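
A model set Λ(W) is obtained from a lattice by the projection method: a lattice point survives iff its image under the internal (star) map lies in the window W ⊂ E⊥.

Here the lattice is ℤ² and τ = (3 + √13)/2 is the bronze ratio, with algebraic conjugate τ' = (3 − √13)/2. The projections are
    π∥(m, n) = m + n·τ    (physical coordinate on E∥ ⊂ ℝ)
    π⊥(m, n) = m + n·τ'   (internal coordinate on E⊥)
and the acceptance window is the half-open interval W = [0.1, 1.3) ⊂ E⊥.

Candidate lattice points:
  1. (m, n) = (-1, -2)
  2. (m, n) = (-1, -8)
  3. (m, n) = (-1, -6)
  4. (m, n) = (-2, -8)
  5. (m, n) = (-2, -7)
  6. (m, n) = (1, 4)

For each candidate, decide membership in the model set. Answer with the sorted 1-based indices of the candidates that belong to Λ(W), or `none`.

3, 4, 5

Compute τ' = (3−√13)/2 = -0.30278, so π⊥(m,n) = m -0.30278·n.
[1] lift (-1,-2): star map gives -0.39445; window check 0.1 ≤ -0.39445 < 1.3 is false → out
[2] lift (-1,-8): star map gives 1.42221; window check 0.1 ≤ 1.42221 < 1.3 is false → out
[3] lift (-1,-6): star map gives 0.81665; window check 0.1 ≤ 0.81665 < 1.3 is true → IN Λ
[4] lift (-2,-8): star map gives 0.42221; window check 0.1 ≤ 0.42221 < 1.3 is true → IN Λ
[5] lift (-2,-7): star map gives 0.11943; window check 0.1 ≤ 0.11943 < 1.3 is true → IN Λ
[6] lift (1,4): star map gives -0.21110; window check 0.1 ≤ -0.21110 < 1.3 is false → out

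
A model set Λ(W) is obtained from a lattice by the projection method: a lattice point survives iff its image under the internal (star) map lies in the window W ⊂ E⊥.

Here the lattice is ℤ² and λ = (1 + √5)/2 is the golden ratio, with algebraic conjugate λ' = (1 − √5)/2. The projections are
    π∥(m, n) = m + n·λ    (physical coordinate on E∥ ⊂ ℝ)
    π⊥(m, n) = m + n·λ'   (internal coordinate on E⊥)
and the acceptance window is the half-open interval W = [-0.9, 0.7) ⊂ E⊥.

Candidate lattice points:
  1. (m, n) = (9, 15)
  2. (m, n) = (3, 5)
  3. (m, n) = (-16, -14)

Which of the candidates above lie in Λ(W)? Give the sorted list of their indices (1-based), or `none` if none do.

1, 2

λ' = (1−√5)/2 ≈ -0.6180.
candidate 1: (m,n)=(9,15) → π∥ = 9+15·λ ≈ 33.2705, π⊥ = 9+15·λ' ≈ -0.2705 ∈ [-0.9, 0.7) ⇒ IN Λ
candidate 2: (m,n)=(3,5) → π∥ = 3+5·λ ≈ 11.0902, π⊥ = 3+5·λ' ≈ -0.0902 ∈ [-0.9, 0.7) ⇒ IN Λ
candidate 3: (m,n)=(-16,-14) → π∥ = -16-14·λ ≈ -38.6525, π⊥ = -16-14·λ' ≈ -7.3475 ∉ [-0.9, 0.7) ⇒ out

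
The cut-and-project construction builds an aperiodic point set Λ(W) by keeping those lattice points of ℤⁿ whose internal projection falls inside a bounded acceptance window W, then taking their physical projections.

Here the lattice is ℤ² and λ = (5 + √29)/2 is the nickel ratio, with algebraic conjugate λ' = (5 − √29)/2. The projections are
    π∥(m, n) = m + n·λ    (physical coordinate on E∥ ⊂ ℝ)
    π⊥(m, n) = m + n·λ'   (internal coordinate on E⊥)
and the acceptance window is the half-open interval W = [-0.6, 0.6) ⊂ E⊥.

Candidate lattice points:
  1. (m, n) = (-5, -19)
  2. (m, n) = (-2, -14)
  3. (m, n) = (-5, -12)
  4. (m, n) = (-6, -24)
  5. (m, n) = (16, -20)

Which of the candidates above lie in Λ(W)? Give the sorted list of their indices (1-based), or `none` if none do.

Numerically λ ≈ 5.1926 and λ' = −1/λ ≈ -0.1926.
candidate 1: (m,n)=(-5,-19) → π∥ = -5-19·λ ≈ -103.6591, π⊥ = -5-19·λ' ≈ -1.3409 ∉ [-0.6, 0.6) ⇒ out
candidate 2: (m,n)=(-2,-14) → π∥ = -2-14·λ ≈ -74.6962, π⊥ = -2-14·λ' ≈ 0.6962 ∉ [-0.6, 0.6) ⇒ out
candidate 3: (m,n)=(-5,-12) → π∥ = -5-12·λ ≈ -67.3110, π⊥ = -5-12·λ' ≈ -2.6890 ∉ [-0.6, 0.6) ⇒ out
candidate 4: (m,n)=(-6,-24) → π∥ = -6-24·λ ≈ -130.6220, π⊥ = -6-24·λ' ≈ -1.3780 ∉ [-0.6, 0.6) ⇒ out
candidate 5: (m,n)=(16,-20) → π∥ = 16-20·λ ≈ -87.8516, π⊥ = 16-20·λ' ≈ 19.8516 ∉ [-0.6, 0.6) ⇒ out

none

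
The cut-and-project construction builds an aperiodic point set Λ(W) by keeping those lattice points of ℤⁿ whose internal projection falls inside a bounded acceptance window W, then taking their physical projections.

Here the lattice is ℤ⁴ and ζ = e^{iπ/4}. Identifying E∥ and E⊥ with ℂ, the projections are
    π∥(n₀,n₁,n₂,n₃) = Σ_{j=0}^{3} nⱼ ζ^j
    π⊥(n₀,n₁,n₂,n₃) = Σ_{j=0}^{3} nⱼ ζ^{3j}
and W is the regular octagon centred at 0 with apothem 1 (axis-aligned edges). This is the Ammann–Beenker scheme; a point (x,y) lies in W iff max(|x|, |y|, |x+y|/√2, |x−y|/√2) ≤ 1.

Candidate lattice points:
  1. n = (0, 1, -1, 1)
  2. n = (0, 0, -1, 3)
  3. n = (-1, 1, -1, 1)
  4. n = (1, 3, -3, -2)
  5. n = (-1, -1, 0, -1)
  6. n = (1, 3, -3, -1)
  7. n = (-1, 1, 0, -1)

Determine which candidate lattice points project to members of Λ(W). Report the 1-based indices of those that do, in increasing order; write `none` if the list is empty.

With ζ = e^{iπ/4} the internal vectors are ζ^0,ζ^3,ζ^6,ζ^9.
candidate 1: n = (0, 1, -1, 1) → π⊥ ≈ (+0.000000, +2.414214); max(|x|,|y|,|x±y|/√2) = 2.414214 > 1 ⇒ ∉ W
candidate 2: n = (0, 0, -1, 3) → π⊥ ≈ (+2.121320, +3.121320); max(|x|,|y|,|x±y|/√2) = 3.707107 > 1 ⇒ ∉ W
candidate 3: n = (-1, 1, -1, 1) → π⊥ ≈ (-1.000000, +2.414214); max(|x|,|y|,|x±y|/√2) = 2.414214 > 1 ⇒ ∉ W
candidate 4: n = (1, 3, -3, -2) → π⊥ ≈ (-2.535534, +3.707107); max(|x|,|y|,|x±y|/√2) = 4.414214 > 1 ⇒ ∉ W
candidate 5: n = (-1, -1, 0, -1) → π⊥ ≈ (-1.000000, -1.414214); max(|x|,|y|,|x±y|/√2) = 1.707107 > 1 ⇒ ∉ W
candidate 6: n = (1, 3, -3, -1) → π⊥ ≈ (-1.828427, +4.414214); max(|x|,|y|,|x±y|/√2) = 4.414214 > 1 ⇒ ∉ W
candidate 7: n = (-1, 1, 0, -1) → π⊥ ≈ (-2.414214, +0.000000); max(|x|,|y|,|x±y|/√2) = 2.414214 > 1 ⇒ ∉ W

none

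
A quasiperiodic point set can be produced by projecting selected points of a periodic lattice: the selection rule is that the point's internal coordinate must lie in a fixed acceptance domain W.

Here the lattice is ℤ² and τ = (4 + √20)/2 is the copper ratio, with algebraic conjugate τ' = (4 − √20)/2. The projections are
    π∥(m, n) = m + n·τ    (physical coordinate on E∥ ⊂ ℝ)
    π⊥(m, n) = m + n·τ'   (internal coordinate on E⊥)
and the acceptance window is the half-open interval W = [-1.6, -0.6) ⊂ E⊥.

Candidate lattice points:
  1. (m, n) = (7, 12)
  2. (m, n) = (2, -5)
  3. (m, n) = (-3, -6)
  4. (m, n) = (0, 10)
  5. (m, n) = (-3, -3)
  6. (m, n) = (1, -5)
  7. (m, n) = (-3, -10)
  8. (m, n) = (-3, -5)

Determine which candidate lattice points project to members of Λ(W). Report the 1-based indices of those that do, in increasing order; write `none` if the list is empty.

3, 7

Compute τ' = (4−√20)/2 = -0.2361, so π⊥(m,n) = m -0.2361·n.
[1] lift (7,12): star map gives 4.1672; window check -1.6 ≤ 4.1672 < -0.6 is false → out
[2] lift (2,-5): star map gives 3.1803; window check -1.6 ≤ 3.1803 < -0.6 is false → out
[3] lift (-3,-6): star map gives -1.5836; window check -1.6 ≤ -1.5836 < -0.6 is true → IN Λ
[4] lift (0,10): star map gives -2.3607; window check -1.6 ≤ -2.3607 < -0.6 is false → out
[5] lift (-3,-3): star map gives -2.2918; window check -1.6 ≤ -2.2918 < -0.6 is false → out
[6] lift (1,-5): star map gives 2.1803; window check -1.6 ≤ 2.1803 < -0.6 is false → out
[7] lift (-3,-10): star map gives -0.6393; window check -1.6 ≤ -0.6393 < -0.6 is true → IN Λ
[8] lift (-3,-5): star map gives -1.8197; window check -1.6 ≤ -1.8197 < -0.6 is false → out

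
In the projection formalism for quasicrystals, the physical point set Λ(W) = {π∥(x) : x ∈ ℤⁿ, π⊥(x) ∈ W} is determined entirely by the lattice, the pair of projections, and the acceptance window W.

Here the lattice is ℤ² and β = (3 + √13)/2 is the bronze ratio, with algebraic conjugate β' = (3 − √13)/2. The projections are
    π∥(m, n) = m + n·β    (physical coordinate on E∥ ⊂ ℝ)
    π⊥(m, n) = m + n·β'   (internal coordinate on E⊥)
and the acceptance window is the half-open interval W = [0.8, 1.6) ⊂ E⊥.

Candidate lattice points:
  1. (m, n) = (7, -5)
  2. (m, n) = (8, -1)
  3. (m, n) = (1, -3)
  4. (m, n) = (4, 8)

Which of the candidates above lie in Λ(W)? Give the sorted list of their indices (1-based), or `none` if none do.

Numerically β ≈ 3.302776 and β' = −1/β ≈ -0.302776.
candidate 1: (m,n)=(7,-5) → π∥ = 7-5·β ≈ -9.513878, π⊥ = 7-5·β' ≈ 8.513878 ∉ [0.8, 1.6) ⇒ out
candidate 2: (m,n)=(8,-1) → π∥ = 8-1·β ≈ 4.697224, π⊥ = 8-1·β' ≈ 8.302776 ∉ [0.8, 1.6) ⇒ out
candidate 3: (m,n)=(1,-3) → π∥ = 1-3·β ≈ -8.908327, π⊥ = 1-3·β' ≈ 1.908327 ∉ [0.8, 1.6) ⇒ out
candidate 4: (m,n)=(4,8) → π∥ = 4+8·β ≈ 30.422205, π⊥ = 4+8·β' ≈ 1.577795 ∈ [0.8, 1.6) ⇒ IN Λ

4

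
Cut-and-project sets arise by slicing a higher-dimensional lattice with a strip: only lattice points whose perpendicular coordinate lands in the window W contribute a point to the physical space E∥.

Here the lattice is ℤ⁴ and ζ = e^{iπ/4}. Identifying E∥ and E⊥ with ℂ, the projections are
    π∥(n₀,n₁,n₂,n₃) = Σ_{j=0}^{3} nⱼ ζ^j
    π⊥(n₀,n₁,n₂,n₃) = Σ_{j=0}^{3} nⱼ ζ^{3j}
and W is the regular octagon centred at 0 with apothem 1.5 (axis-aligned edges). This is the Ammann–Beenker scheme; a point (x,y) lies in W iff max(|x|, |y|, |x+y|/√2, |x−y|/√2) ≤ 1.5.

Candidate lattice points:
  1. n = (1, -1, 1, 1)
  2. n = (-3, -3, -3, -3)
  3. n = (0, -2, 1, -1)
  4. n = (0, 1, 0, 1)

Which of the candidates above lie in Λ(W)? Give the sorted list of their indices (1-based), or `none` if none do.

4

Internal map: ζ^{3j} for j=0..3 gives (1,0), (−√2/2,√2/2), (0,−1), (√2/2,√2/2).
#1 (1, -1, 1, 1): internal (2.414214, -1.000000); octagon support 2.414214 vs apothem 1.5 → ∉ W
#2 (-3, -3, -3, -3): internal (-3.000000, -1.242641); octagon support 3.000000 vs apothem 1.5 → ∉ W
#3 (0, -2, 1, -1): internal (0.707107, -3.121320); octagon support 3.121320 vs apothem 1.5 → ∉ W
#4 (0, 1, 0, 1): internal (0.000000, 1.414214); octagon support 1.414214 vs apothem 1.5 → ∈ W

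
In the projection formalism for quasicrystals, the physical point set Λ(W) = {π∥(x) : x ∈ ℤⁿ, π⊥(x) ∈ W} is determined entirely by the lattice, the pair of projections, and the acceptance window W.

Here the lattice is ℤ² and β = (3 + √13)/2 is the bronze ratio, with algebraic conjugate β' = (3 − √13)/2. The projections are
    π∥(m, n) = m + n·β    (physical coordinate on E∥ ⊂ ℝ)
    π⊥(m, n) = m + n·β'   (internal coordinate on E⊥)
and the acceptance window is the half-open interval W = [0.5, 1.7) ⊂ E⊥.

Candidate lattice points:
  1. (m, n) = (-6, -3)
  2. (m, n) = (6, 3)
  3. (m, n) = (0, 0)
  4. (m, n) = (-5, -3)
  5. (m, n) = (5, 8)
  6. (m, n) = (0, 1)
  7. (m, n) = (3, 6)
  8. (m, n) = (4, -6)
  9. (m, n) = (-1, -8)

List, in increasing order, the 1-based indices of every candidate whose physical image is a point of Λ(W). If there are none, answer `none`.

7, 9

Compute β' = (3−√13)/2 = -0.3028, so π⊥(m,n) = m -0.3028·n.
#1 (-6,-3): internal coord -6 + (-3)·β' = -5.0917; -5.0917 ∉ [0.5, 1.7) → out
#2 (6,3): internal coord 6 + (3)·β' = +5.0917; +5.0917 ∉ [0.5, 1.7) → out
#3 (0,0): internal coord 0 + (0)·β' = +0.0000; +0.0000 ∉ [0.5, 1.7) → out
#4 (-5,-3): internal coord -5 + (-3)·β' = -4.0917; -4.0917 ∉ [0.5, 1.7) → out
#5 (5,8): internal coord 5 + (8)·β' = +2.5778; +2.5778 ∉ [0.5, 1.7) → out
#6 (0,1): internal coord 0 + (1)·β' = -0.3028; -0.3028 ∉ [0.5, 1.7) → out
#7 (3,6): internal coord 3 + (6)·β' = +1.1833; +1.1833 ∈ [0.5, 1.7) → IN Λ
#8 (4,-6): internal coord 4 + (-6)·β' = +5.8167; +5.8167 ∉ [0.5, 1.7) → out
#9 (-1,-8): internal coord -1 + (-8)·β' = +1.4222; +1.4222 ∈ [0.5, 1.7) → IN Λ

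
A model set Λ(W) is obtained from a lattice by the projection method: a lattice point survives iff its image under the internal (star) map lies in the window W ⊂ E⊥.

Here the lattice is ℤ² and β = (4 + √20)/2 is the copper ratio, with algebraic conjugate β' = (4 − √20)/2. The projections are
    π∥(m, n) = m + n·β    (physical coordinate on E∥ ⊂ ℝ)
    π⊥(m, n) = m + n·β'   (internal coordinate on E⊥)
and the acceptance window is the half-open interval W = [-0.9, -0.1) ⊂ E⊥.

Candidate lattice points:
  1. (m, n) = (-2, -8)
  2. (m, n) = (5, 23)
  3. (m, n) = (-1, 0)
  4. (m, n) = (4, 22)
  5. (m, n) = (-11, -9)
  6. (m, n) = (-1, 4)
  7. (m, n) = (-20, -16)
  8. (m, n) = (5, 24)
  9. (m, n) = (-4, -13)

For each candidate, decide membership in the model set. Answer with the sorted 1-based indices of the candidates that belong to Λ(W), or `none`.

1, 2, 8

β' = (4−√20)/2 ≈ -0.23607.
[1] lift (-2,-8): star map gives -0.11146; window check -0.9 ≤ -0.11146 < -0.1 is true → IN Λ
[2] lift (5,23): star map gives -0.42956; window check -0.9 ≤ -0.42956 < -0.1 is true → IN Λ
[3] lift (-1,0): star map gives -1.00000; window check -0.9 ≤ -1.00000 < -0.1 is false → out
[4] lift (4,22): star map gives -1.19350; window check -0.9 ≤ -1.19350 < -0.1 is false → out
[5] lift (-11,-9): star map gives -8.87539; window check -0.9 ≤ -8.87539 < -0.1 is false → out
[6] lift (-1,4): star map gives -1.94427; window check -0.9 ≤ -1.94427 < -0.1 is false → out
[7] lift (-20,-16): star map gives -16.22291; window check -0.9 ≤ -16.22291 < -0.1 is false → out
[8] lift (5,24): star map gives -0.66563; window check -0.9 ≤ -0.66563 < -0.1 is true → IN Λ
[9] lift (-4,-13): star map gives -0.93112; window check -0.9 ≤ -0.93112 < -0.1 is false → out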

# Task brief
Nothing but the lines from the one containing "[-0.9, -0.1) ⊂ E⊥." through the last line of the material should be returned, each exactly as written, both ends included.

# Solution below
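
and the acceptance window is the half-open interval W = [-0.9, -0.1) ⊂ E⊥.

Candidate lattice points:
  1. (m, n) = (-2, -8)
  2. (m, n) = (5, 23)
  3. (m, n) = (-1, 0)
  4. (m, n) = (4, 22)
  5. (m, n) = (-11, -9)
  6. (m, n) = (-1, 4)
  7. (m, n) = (-20, -16)
  8. (m, n) = (5, 24)
  9. (m, n) = (-4, -13)

For each candidate, decide membership in the model set. Answer with the sorted 1-based indices of the candidates that belong to Λ(W), or `none`.

1, 2, 8

β' = (4−√20)/2 ≈ -0.23607.
[1] lift (-2,-8): star map gives -0.11146; window check -0.9 ≤ -0.11146 < -0.1 is true → IN Λ
[2] lift (5,23): star map gives -0.42956; window check -0.9 ≤ -0.42956 < -0.1 is true → IN Λ
[3] lift (-1,0): star map gives -1.00000; window check -0.9 ≤ -1.00000 < -0.1 is false → out
[4] lift (4,22): star map gives -1.19350; window check -0.9 ≤ -1.19350 < -0.1 is false → out
[5] lift (-11,-9): star map gives -8.87539; window check -0.9 ≤ -8.87539 < -0.1 is false → out
[6] lift (-1,4): star map gives -1.94427; window check -0.9 ≤ -1.94427 < -0.1 is false → out
[7] lift (-20,-16): star map gives -16.22291; window check -0.9 ≤ -16.22291 < -0.1 is false → out
[8] lift (5,24): star map gives -0.66563; window check -0.9 ≤ -0.66563 < -0.1 is true → IN Λ
[9] lift (-4,-13): star map gives -0.93112; window check -0.9 ≤ -0.93112 < -0.1 is false → out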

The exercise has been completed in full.